[Records for this task]
# # #
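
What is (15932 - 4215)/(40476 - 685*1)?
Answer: 11717/39791 ≈ 0.29446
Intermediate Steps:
(15932 - 4215)/(40476 - 685*1) = 11717/(40476 - 685) = 11717/39791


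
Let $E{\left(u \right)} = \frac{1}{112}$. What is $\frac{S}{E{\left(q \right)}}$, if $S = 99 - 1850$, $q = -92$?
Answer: $-196112$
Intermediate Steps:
$E{\left(u \right)} = \frac{1}{112}$
$S = -1751$ ($S = 99 - 1850 = -1751$)
$\frac{S}{E{\left(q \right)}} = - 1751 \frac{1}{\frac{1}{112}} = \left(-1751\right) 112 = -196112$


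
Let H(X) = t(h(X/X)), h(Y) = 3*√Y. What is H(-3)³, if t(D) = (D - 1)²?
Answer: 64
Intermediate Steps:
t(D) = (-1 + D)²
H(X) = 4 (H(X) = (-1 + 3*√(X/X))² = (-1 + 3*√1)² = (-1 + 3*1)² = (-1 + 3)² = 2² = 4)
H(-3)³ = 4³ = 64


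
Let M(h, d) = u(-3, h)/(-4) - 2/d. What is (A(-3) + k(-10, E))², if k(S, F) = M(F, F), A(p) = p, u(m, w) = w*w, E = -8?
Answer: 5625/16 ≈ 351.56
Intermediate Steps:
u(m, w) = w²
M(h, d) = -2/d - h²/4 (M(h, d) = h²/(-4) - 2/d = h²*(-¼) - 2/d = -h²/4 - 2/d = -2/d - h²/4)
k(S, F) = -2/F - F²/4
(A(-3) + k(-10, E))² = (-3 + (¼)*(-8 - 1*(-8)³)/(-8))² = (-3 + (¼)*(-⅛)*(-8 - 1*(-512)))² = (-3 + (¼)*(-⅛)*(-8 + 512))² = (-3 + (¼)*(-⅛)*504)² = (-3 - 63/4)² = (-75/4)² = 5625/16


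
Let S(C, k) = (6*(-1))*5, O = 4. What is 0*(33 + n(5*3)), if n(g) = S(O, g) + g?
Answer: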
# # #
List each line of the entries that holds the string "Answer".

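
Answer: 11717/39791 ≈ 0.29446
Answer: $-196112$
Answer: 64
Answer: 5625/16 ≈ 351.56
Answer: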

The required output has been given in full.